▶ **What is needed**: Below are records; copy every line among them that contains the word "Rhaskan".

[Dataset excerpts]
* * *

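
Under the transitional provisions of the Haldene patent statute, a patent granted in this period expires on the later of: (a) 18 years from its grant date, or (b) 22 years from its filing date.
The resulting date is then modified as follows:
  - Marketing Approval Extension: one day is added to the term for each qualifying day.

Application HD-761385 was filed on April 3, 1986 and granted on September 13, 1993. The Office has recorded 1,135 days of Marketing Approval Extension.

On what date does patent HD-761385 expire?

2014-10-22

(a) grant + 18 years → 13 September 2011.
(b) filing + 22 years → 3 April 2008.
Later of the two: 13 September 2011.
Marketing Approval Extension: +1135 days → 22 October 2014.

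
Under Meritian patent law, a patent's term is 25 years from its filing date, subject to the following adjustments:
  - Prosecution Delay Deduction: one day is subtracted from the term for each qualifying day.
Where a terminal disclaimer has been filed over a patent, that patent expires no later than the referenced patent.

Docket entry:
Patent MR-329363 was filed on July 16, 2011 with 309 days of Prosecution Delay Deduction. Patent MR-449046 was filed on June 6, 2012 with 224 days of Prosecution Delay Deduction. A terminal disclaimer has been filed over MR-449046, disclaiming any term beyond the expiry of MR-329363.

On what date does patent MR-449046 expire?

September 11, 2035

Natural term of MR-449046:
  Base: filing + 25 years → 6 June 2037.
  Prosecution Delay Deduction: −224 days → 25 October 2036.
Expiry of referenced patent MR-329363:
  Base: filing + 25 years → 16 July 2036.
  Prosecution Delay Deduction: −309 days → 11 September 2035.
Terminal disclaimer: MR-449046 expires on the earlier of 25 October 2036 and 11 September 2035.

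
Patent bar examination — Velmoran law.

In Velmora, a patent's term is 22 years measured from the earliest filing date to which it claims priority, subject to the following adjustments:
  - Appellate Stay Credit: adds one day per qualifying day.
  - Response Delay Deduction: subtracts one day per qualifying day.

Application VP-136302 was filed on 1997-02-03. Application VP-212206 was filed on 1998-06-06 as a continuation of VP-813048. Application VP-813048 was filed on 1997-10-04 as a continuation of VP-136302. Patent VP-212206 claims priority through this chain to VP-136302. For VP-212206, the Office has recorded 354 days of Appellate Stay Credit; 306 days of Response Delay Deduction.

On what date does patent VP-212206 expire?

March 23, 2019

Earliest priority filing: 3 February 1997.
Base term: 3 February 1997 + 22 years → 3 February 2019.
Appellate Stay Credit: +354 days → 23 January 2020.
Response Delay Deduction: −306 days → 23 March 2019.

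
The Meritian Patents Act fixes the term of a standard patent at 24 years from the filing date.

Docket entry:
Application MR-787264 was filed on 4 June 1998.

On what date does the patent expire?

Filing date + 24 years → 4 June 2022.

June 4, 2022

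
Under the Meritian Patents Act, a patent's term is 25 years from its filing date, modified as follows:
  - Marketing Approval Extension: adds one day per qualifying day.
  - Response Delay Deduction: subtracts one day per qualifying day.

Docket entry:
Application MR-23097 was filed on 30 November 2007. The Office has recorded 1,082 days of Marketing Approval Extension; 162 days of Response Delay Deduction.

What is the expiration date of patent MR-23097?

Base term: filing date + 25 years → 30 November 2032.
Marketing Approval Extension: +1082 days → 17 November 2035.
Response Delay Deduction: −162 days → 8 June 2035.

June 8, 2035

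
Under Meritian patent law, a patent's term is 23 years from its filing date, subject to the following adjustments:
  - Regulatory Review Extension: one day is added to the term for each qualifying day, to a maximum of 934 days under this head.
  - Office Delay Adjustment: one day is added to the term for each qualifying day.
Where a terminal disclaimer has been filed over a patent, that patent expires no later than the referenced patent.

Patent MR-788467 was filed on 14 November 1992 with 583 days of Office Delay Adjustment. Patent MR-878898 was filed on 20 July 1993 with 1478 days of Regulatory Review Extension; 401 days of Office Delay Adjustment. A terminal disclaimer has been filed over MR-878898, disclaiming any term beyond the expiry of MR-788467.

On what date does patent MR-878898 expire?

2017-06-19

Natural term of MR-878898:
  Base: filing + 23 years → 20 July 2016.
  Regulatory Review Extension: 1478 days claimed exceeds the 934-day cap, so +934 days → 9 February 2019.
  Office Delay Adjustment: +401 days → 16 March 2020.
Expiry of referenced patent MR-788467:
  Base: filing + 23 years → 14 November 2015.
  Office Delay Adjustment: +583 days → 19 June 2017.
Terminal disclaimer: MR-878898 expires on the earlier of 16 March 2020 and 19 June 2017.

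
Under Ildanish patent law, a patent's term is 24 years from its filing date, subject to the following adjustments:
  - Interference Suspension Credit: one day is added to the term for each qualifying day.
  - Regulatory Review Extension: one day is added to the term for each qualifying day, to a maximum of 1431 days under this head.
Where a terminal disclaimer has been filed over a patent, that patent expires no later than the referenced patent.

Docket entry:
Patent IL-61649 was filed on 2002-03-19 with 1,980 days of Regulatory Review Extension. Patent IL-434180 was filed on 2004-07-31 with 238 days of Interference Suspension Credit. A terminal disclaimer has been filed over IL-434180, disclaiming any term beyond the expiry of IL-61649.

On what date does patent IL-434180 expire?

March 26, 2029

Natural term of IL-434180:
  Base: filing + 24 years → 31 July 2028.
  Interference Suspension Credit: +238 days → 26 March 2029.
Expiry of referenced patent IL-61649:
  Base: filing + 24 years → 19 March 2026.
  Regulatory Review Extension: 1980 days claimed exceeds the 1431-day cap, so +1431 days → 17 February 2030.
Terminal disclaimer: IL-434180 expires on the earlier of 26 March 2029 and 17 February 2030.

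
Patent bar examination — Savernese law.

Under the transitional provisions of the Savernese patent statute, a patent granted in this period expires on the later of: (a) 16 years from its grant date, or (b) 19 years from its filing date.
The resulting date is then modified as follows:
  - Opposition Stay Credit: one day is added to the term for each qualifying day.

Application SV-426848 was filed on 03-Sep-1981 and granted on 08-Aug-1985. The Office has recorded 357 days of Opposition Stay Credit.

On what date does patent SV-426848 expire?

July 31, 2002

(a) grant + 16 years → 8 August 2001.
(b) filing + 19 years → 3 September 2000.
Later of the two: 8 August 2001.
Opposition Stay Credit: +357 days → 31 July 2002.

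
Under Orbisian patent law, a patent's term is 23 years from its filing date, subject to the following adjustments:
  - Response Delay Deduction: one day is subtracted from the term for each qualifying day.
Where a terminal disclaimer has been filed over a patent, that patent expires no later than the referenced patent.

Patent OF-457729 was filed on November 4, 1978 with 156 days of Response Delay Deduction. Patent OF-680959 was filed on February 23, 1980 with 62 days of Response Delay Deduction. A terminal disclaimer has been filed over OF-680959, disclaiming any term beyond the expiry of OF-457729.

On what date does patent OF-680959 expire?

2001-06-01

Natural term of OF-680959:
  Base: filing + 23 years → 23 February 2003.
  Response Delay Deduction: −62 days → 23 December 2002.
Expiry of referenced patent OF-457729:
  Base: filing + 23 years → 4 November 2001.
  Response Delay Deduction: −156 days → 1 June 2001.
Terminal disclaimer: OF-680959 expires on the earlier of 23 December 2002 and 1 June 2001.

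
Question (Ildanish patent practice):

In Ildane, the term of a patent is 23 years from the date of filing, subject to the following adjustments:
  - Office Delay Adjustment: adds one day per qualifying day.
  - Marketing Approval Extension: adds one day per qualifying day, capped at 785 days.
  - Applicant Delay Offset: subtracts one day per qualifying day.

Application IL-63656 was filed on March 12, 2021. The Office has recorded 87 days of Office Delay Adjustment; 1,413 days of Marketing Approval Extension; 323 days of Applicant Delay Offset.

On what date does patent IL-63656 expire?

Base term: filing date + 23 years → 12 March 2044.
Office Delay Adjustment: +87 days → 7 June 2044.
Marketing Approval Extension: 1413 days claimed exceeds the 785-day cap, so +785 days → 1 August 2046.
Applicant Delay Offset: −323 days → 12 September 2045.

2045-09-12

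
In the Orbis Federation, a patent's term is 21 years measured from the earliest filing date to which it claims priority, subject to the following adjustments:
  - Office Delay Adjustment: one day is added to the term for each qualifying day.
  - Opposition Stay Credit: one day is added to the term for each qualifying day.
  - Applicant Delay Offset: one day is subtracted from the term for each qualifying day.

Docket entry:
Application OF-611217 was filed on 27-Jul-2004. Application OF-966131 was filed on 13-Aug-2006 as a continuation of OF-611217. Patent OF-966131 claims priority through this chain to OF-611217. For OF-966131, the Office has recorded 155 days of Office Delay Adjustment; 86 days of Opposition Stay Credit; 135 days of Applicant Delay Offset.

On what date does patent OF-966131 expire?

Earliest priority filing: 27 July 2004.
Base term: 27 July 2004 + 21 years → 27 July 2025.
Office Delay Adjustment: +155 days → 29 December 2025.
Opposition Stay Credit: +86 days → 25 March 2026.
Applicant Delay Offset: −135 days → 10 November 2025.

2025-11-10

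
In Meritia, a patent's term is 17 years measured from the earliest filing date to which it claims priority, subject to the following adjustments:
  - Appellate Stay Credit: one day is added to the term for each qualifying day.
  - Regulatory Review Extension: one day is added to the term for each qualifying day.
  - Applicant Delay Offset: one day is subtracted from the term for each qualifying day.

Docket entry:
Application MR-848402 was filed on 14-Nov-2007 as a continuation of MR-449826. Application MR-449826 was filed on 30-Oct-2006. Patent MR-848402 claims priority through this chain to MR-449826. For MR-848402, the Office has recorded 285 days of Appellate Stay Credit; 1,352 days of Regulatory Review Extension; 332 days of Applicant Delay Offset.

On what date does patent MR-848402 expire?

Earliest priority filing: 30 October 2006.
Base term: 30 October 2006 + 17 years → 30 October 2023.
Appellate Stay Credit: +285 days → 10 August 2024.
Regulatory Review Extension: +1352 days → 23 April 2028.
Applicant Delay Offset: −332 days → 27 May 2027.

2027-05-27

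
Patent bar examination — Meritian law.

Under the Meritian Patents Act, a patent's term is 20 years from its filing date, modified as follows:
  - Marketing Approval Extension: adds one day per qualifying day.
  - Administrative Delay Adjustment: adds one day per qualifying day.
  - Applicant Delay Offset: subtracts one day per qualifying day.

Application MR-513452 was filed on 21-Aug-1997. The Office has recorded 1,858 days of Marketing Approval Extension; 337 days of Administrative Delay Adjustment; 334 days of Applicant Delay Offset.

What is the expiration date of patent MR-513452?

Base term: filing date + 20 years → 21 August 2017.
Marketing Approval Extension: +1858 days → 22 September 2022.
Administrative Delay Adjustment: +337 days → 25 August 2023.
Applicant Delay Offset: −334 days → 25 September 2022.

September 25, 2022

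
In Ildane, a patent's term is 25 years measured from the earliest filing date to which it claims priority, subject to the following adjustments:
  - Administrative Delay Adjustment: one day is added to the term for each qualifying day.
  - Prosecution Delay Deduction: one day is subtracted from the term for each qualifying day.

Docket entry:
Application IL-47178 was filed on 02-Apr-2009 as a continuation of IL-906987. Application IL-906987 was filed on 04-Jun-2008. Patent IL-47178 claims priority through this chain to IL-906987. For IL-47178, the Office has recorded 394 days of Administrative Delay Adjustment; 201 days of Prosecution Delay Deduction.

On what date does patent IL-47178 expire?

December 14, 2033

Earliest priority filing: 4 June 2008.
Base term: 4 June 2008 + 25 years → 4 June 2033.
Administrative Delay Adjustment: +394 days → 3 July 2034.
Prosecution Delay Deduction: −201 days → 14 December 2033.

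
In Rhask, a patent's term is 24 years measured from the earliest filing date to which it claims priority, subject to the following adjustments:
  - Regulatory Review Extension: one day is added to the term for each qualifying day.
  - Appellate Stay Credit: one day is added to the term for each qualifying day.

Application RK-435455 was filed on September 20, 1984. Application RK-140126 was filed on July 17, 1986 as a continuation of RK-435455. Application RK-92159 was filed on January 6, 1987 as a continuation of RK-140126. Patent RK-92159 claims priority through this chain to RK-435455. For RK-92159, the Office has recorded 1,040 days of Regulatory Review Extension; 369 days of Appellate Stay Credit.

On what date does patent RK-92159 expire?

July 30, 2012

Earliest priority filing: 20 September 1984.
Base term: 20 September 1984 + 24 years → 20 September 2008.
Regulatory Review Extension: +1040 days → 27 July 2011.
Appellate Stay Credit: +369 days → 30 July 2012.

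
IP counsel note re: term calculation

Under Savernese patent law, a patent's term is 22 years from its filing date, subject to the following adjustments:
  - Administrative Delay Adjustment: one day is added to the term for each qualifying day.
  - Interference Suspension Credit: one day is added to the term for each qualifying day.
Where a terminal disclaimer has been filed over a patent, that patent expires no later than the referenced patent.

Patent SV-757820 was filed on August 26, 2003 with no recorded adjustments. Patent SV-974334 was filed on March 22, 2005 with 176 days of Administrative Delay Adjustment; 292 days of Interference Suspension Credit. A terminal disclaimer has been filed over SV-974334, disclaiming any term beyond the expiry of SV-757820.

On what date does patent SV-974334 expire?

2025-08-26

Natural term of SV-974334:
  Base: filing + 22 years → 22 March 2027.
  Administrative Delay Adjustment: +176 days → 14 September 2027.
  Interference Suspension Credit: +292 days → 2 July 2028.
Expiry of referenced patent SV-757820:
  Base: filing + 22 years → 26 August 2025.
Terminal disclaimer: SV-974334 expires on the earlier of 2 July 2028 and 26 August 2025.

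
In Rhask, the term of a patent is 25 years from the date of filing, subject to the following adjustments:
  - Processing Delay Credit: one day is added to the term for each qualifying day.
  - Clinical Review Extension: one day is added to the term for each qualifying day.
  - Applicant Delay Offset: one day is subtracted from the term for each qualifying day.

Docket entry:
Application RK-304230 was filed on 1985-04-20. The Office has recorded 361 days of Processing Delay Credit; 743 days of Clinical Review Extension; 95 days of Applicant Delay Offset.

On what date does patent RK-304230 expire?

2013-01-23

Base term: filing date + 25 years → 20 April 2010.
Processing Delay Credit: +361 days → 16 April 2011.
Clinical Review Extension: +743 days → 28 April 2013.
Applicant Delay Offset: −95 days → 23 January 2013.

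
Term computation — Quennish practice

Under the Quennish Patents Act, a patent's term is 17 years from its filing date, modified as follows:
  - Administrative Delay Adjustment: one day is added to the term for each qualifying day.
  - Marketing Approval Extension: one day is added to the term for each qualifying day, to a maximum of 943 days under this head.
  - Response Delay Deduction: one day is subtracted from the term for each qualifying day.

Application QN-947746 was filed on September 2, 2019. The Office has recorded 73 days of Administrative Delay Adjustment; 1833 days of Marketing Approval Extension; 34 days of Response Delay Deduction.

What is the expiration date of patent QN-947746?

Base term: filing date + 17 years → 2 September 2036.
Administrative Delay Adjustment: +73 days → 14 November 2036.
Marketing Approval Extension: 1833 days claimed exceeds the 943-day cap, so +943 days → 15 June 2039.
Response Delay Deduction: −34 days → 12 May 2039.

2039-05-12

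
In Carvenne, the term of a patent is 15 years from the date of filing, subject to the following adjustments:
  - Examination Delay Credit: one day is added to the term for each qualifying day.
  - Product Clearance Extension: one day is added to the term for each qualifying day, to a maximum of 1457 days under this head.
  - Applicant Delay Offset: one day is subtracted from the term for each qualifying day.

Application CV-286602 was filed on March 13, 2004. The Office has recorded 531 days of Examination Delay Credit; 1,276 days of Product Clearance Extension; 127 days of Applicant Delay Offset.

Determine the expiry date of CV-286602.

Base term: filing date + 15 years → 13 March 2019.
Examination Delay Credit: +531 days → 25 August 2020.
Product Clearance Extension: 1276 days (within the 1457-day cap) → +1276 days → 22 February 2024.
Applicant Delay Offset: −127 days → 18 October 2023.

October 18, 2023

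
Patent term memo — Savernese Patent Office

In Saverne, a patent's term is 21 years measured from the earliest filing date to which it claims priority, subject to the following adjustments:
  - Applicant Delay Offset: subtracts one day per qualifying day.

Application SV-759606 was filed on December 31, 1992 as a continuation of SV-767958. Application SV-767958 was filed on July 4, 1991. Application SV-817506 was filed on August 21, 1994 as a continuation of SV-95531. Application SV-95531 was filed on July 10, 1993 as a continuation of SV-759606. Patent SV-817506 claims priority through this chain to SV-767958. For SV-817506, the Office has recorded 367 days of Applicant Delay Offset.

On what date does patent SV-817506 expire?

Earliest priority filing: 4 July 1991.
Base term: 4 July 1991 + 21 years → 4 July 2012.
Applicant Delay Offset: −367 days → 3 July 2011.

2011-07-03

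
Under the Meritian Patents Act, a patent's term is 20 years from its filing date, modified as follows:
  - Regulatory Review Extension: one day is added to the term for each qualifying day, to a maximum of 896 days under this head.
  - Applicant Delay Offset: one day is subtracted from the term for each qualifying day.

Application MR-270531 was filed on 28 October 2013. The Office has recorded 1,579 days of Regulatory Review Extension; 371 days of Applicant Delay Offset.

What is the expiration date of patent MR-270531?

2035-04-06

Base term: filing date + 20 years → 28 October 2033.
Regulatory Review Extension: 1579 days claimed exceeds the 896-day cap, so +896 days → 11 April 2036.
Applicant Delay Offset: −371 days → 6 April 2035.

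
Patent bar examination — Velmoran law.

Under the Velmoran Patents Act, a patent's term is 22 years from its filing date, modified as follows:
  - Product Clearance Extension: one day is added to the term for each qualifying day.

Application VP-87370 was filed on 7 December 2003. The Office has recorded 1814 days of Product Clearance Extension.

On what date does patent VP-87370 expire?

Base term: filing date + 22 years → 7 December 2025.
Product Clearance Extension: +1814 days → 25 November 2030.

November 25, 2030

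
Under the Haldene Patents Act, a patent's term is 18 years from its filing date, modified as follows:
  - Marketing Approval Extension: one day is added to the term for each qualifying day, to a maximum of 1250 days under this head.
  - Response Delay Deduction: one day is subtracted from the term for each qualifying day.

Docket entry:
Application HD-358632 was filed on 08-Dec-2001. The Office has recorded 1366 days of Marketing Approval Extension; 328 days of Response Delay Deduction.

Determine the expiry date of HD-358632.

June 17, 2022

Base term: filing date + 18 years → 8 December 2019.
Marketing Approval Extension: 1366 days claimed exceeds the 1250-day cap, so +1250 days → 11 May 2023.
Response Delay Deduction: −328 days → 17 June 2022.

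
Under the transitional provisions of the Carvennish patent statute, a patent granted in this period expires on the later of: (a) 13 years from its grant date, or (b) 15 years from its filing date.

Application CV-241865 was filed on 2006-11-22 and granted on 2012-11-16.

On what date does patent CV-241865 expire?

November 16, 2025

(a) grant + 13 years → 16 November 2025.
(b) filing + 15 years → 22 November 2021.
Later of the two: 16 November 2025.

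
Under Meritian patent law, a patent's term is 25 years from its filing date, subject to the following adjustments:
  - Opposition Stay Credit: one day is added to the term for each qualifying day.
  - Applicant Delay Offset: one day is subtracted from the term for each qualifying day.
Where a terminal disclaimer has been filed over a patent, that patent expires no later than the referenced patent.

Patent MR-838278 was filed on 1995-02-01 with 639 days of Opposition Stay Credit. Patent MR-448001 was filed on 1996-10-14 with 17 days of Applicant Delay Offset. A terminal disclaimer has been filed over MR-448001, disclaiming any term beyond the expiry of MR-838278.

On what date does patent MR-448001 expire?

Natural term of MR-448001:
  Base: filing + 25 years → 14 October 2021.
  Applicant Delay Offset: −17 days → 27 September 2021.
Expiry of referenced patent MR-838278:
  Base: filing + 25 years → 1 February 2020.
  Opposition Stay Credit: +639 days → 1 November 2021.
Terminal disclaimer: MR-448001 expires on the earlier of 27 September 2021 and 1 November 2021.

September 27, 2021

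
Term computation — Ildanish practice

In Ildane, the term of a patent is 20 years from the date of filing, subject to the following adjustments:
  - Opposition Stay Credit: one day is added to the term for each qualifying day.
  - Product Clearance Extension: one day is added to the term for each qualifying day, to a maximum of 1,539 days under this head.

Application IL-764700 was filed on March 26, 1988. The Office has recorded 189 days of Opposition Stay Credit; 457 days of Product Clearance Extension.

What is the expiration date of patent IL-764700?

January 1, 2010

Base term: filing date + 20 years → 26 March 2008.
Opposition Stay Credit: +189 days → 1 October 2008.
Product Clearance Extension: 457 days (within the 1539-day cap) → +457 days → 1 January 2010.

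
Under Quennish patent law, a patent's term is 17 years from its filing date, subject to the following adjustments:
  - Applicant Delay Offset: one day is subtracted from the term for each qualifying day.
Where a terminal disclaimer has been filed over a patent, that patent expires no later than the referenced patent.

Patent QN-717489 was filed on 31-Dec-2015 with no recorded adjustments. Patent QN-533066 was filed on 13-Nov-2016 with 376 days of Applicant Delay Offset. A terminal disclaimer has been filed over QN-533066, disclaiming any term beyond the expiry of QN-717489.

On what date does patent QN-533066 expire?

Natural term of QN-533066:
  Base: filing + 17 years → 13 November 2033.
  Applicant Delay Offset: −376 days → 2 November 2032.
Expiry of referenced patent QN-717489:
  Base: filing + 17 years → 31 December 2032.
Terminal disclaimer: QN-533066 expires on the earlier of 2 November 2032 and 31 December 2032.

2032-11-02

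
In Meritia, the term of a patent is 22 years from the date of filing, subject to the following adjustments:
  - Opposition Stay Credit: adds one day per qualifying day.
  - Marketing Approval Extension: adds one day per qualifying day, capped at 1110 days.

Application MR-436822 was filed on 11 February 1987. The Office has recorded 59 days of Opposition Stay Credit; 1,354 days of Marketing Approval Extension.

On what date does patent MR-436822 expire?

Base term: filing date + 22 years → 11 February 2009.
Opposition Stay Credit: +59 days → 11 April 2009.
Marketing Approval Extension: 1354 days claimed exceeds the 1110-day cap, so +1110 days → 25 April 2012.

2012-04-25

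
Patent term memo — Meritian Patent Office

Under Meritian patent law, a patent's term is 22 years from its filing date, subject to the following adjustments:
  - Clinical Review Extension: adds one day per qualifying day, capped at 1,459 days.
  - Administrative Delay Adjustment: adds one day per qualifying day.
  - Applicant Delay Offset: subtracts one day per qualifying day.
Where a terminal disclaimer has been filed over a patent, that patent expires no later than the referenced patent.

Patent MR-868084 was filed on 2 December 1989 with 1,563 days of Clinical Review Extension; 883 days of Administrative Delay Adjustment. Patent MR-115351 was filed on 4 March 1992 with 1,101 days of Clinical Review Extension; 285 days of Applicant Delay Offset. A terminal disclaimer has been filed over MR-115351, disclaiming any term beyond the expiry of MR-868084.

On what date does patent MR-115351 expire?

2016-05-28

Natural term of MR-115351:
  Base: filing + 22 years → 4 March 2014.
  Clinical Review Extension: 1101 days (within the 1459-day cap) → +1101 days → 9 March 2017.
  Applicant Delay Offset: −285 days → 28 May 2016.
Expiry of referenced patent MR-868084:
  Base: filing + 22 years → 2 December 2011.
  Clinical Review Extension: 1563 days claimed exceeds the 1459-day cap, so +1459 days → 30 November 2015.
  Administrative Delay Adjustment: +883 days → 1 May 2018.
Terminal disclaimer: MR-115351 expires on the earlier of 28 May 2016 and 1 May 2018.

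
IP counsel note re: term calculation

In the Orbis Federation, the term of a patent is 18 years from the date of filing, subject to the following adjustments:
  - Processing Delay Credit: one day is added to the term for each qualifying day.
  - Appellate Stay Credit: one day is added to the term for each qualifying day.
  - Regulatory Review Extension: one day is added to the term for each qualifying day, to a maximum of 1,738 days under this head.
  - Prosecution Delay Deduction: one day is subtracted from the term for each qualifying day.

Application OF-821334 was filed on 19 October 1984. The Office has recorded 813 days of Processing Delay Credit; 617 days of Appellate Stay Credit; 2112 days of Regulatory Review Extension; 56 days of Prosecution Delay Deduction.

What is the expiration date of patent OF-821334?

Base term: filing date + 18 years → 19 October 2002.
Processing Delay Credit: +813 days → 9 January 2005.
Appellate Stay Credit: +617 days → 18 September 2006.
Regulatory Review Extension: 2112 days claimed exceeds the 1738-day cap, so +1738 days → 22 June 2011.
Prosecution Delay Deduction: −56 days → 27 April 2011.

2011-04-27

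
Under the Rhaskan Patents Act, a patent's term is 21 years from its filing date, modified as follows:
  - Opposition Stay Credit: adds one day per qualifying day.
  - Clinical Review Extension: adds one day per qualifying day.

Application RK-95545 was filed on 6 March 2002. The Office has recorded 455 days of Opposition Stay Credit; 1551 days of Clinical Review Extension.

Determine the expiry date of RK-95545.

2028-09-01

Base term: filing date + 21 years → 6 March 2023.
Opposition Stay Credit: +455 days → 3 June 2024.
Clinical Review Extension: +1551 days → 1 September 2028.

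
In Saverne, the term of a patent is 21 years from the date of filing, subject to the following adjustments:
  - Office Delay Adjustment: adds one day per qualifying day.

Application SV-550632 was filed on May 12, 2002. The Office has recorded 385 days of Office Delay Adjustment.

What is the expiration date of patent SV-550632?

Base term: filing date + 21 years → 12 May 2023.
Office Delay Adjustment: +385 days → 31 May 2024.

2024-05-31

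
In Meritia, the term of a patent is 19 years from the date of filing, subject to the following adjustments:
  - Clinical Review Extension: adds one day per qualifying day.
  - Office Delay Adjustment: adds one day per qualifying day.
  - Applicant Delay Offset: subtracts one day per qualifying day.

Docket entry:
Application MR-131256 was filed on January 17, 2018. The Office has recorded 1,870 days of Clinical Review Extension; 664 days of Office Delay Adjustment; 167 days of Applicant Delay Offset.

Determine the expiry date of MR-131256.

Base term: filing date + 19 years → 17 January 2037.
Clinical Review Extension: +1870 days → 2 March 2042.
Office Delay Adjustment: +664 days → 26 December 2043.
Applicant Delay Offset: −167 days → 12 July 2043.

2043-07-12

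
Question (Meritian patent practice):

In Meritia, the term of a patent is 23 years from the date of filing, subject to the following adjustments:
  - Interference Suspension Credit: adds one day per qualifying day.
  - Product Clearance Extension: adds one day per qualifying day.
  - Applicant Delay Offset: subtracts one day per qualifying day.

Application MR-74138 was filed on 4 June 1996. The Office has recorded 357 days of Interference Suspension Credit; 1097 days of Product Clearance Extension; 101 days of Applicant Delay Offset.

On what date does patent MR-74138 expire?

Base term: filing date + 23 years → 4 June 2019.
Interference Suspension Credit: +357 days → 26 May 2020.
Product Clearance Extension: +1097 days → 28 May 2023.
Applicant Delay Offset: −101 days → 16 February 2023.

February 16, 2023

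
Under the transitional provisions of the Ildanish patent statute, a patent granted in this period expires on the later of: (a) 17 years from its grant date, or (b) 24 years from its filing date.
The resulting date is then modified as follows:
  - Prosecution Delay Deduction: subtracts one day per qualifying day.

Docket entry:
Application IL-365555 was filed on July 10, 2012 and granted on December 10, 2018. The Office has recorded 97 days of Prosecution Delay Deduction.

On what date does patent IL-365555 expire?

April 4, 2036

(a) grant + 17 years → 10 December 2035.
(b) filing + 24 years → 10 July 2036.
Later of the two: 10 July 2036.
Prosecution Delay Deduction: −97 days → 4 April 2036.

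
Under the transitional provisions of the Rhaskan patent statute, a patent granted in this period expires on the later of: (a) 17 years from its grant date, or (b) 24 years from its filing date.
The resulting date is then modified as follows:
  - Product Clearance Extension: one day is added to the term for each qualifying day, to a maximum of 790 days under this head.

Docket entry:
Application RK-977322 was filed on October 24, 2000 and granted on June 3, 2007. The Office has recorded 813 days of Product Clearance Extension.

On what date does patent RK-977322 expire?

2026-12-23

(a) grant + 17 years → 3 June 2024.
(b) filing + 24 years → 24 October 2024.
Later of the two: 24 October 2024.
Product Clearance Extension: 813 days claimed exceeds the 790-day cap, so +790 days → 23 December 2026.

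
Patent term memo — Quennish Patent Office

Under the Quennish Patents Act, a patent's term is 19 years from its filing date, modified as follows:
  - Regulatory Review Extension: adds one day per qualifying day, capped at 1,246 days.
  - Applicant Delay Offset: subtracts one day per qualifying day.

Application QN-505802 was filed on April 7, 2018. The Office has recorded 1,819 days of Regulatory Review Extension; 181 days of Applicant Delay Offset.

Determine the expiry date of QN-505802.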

* * *

▶ **Output for this task**:
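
Under the Rhaskan Patents Act, a patent's term is 21 years from its filing date, modified as follows:
Under the transitional provisions of the Rhaskan patent statute, a patent granted in this period expires on the later of: (a) 17 years from its grant date, or (b) 24 years from its filing date.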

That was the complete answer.